══ Given records

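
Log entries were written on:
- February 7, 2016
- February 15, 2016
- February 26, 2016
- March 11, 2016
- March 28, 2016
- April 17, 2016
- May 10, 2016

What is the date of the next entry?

The spacing grows by 3 each time: 8, 11, 14, 17, 20, 23 days.
Next gap: 26 days. May 10, 2016 + 26 days = June 5, 2016.

June 5, 2016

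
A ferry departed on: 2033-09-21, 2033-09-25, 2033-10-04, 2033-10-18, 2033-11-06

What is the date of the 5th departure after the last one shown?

The spacing grows by 5 each time: 4, 9, 14, 19 days.
Next gap: 24 days. 2033-11-06 + 24 days = 2033-11-30.
Next gap: 29 days. 2033-11-30 + 29 days = 2033-12-29.
Next gap: 34 days. 2033-12-29 + 34 days = 2034-02-01.
Next gap: 39 days. 2034-02-01 + 39 days = 2034-03-12.
Next gap: 44 days. 2034-03-12 + 44 days = 2034-04-25.

2034-04-25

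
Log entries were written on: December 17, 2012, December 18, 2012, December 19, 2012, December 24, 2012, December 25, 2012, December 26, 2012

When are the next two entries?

December 31, 2012; January 1, 2013

Every event lands on a Monday or Tuesday or Wednesday (gaps cycle 1, 1, 5, 1, 1).
So the schedule is: every Monday, Tuesday and Wednesday.
The following Monday is December 31, 2012.
Next Tuesday: January 1, 2013.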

════

When you reach the line with "- February 7, 2016" in the records above, start writing out lines exactly, and stop once the line with "A ferry departed" has been written; include nothing else.

Result of this task:
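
- February 7, 2016
- February 15, 2016
- February 26, 2016
- March 11, 2016
- March 28, 2016
- April 17, 2016
- May 10, 2016

What is the date of the next entry?

The spacing grows by 3 each time: 8, 11, 14, 17, 20, 23 days.
Next gap: 26 days. May 10, 2016 + 26 days = June 5, 2016.

June 5, 2016

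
A ferry departed on: 2033-09-21, 2033-09-25, 2033-10-04, 2033-10-18, 2033-11-06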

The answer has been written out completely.